| What you will do |
Retype every entry exactly, character for character.

= Beginning of Section =

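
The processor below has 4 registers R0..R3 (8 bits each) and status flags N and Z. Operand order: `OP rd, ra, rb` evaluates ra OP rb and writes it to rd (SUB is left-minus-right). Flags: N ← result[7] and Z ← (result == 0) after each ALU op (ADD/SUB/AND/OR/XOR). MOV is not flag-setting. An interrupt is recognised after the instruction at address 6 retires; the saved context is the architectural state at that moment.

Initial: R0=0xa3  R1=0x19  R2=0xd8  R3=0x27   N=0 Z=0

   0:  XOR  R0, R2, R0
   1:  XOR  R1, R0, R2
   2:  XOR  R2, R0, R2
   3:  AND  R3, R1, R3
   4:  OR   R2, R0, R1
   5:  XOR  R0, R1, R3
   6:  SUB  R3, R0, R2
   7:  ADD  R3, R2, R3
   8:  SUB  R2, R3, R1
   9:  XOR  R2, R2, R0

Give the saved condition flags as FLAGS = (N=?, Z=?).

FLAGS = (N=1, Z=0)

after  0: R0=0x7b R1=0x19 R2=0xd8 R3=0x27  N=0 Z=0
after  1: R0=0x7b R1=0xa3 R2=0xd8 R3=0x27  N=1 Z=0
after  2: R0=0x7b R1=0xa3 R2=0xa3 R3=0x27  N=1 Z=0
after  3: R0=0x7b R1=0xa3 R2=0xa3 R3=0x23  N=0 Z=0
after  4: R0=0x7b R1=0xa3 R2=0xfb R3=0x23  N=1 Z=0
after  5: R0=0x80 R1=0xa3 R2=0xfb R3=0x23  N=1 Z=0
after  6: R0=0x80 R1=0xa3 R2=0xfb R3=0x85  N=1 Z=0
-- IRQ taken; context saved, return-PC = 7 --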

= End of Section =

| Expected answer |
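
The processor below has 4 registers R0..R3 (8 bits each) and status flags N and Z. Operand order: `OP rd, ra, rb` evaluates ra OP rb and writes it to rd (SUB is left-minus-right). Flags: N ← result[7] and Z ← (result == 0) after each ALU op (ADD/SUB/AND/OR/XOR). MOV is not flag-setting. An interrupt is recognised after the instruction at address 6 retires; the saved context is the architectural state at that moment.

Initial: R0=0xa3  R1=0x19  R2=0xd8  R3=0x27   N=0 Z=0

   0:  XOR  R0, R2, R0
   1:  XOR  R1, R0, R2
   2:  XOR  R2, R0, R2
   3:  AND  R3, R1, R3
   4:  OR   R2, R0, R1
   5:  XOR  R0, R1, R3
   6:  SUB  R3, R0, R2
   7:  ADD  R3, R2, R3
   8:  SUB  R2, R3, R1
   9:  XOR  R2, R2, R0

Give the saved condition flags as FLAGS = (N=?, Z=?).

FLAGS = (N=1, Z=0)

after  0: R0=0x7b R1=0x19 R2=0xd8 R3=0x27  N=0 Z=0
after  1: R0=0x7b R1=0xa3 R2=0xd8 R3=0x27  N=1 Z=0
after  2: R0=0x7b R1=0xa3 R2=0xa3 R3=0x27  N=1 Z=0
after  3: R0=0x7b R1=0xa3 R2=0xa3 R3=0x23  N=0 Z=0
after  4: R0=0x7b R1=0xa3 R2=0xfb R3=0x23  N=1 Z=0
after  5: R0=0x80 R1=0xa3 R2=0xfb R3=0x23  N=1 Z=0
after  6: R0=0x80 R1=0xa3 R2=0xfb R3=0x85  N=1 Z=0
-- IRQ taken; context saved, return-PC = 7 --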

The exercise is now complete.